EXERCISE GOAL.
Search the records below for the line containing "List, in increasing". Write out that line and every line after it exactly as written.

--- DATA FOR REVIEW Enclosed Below ---

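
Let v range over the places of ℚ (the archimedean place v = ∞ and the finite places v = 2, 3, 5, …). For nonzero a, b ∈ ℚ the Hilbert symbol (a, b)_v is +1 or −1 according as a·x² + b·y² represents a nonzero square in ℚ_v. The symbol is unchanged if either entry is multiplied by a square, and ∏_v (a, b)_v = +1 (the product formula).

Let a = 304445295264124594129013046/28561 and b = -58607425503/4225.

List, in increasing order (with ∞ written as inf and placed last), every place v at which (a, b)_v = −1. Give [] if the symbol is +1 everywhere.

[29, 31]

(a, b) ≡ (59334, -1023) mod (ℚ^×)²; places V = {2, 3, 5, 11, 13, 29, 31, ∞}.
(a,b)_31: α=3, u≡27; β=1, v≡22 (mod 31); (27|31)=-1, (22|31)=-1; sign (−1)^1·-1^1·-1^3 = -1.
(a,b)_13: α=-4, u≡11; β=-2, v≡3 (mod 13); (11|13)=-1, (3|13)=+1; sign (−1)^0·-1^-2·+1^-4 = +1.
(a,b)_29: α=9, u≡24; β=4, v≡14 (mod 29); (24|29)=+1, (14|29)=-1; sign (−1)^0·+1^4·-1^9 = -1.
(a,b)_5: α=0, u≡1; β=-2, v≡3 (mod 5); (1|5)=+1, (3|5)=-1; sign (−1)^0·+1^-2·-1^0 = +1.
(a,b)_3: α=7, u≡2; β=5, v≡1 (mod 3); (2|3)=-1, (1|3)=+1; sign (−1)^1·-1^5·+1^7 = +1.
(a,b)_∞: sgn(59334)=+, sgn(-1023)=−, so +1.
(a,b)_11: α=5, u≡5; β=1, v≡6 (mod 11); (5|11)=+1, (6|11)=-1; sign (−1)^1·+1^1·-1^5 = +1.
(a,b)_2: α=1, β=0; u≡3, v≡1 (mod 8); ε(u)ε(v)=1·0, αω(v)=1·0, βω(u)=0·1; sum ≡ 0  ⇒  +1.
Ram(59334, -1023) = {29, 31}; no ℚ_29-point on the conic.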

--- End of Enclosed DATA FOR REVIEW ---

TASK OUTPUT.
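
List, in increasing order (with ∞ written as inf and placed last), every place v at which (a, b)_v = −1. Give [] if the symbol is +1 everywhere.

[29, 31]

(a, b) ≡ (59334, -1023) mod (ℚ^×)²; places V = {2, 3, 5, 11, 13, 29, 31, ∞}.
(a,b)_31: α=3, u≡27; β=1, v≡22 (mod 31); (27|31)=-1, (22|31)=-1; sign (−1)^1·-1^1·-1^3 = -1.
(a,b)_13: α=-4, u≡11; β=-2, v≡3 (mod 13); (11|13)=-1, (3|13)=+1; sign (−1)^0·-1^-2·+1^-4 = +1.
(a,b)_29: α=9, u≡24; β=4, v≡14 (mod 29); (24|29)=+1, (14|29)=-1; sign (−1)^0·+1^4·-1^9 = -1.
(a,b)_5: α=0, u≡1; β=-2, v≡3 (mod 5); (1|5)=+1, (3|5)=-1; sign (−1)^0·+1^-2·-1^0 = +1.
(a,b)_3: α=7, u≡2; β=5, v≡1 (mod 3); (2|3)=-1, (1|3)=+1; sign (−1)^1·-1^5·+1^7 = +1.
(a,b)_∞: sgn(59334)=+, sgn(-1023)=−, so +1.
(a,b)_11: α=5, u≡5; β=1, v≡6 (mod 11); (5|11)=+1, (6|11)=-1; sign (−1)^1·+1^1·-1^5 = +1.
(a,b)_2: α=1, β=0; u≡3, v≡1 (mod 8); ε(u)ε(v)=1·0, αω(v)=1·0, βω(u)=0·1; sum ≡ 0  ⇒  +1.
Ram(59334, -1023) = {29, 31}; no ℚ_29-point on the conic.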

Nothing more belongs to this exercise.